* _Exercise details_: The answer is to be the data below, written out in full and exactly.

Saved data entries
::::::::::

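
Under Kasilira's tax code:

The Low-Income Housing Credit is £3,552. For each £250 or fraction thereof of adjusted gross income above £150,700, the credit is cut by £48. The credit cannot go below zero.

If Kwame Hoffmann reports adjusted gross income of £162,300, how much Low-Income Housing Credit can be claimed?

Low-Income Housing Credit: income exceeds £150,700 by £11,600, which is 47 full-or-partial £250 increments; reduction = 47 × £48 = £2,256, leaving £1,296.

£1,296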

::::::::::

* _Answer to this exercise_:
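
Under Kasilira's tax code:

The Low-Income Housing Credit is £3,552. For each £250 or fraction thereof of adjusted gross income above £150,700, the credit is cut by £48. The credit cannot go below zero.

If Kwame Hoffmann reports adjusted gross income of £162,300, how much Low-Income Housing Credit can be claimed?

Low-Income Housing Credit: income exceeds £150,700 by £11,600, which is 47 full-or-partial £250 increments; reduction = 47 × £48 = £2,256, leaving £1,296.

£1,296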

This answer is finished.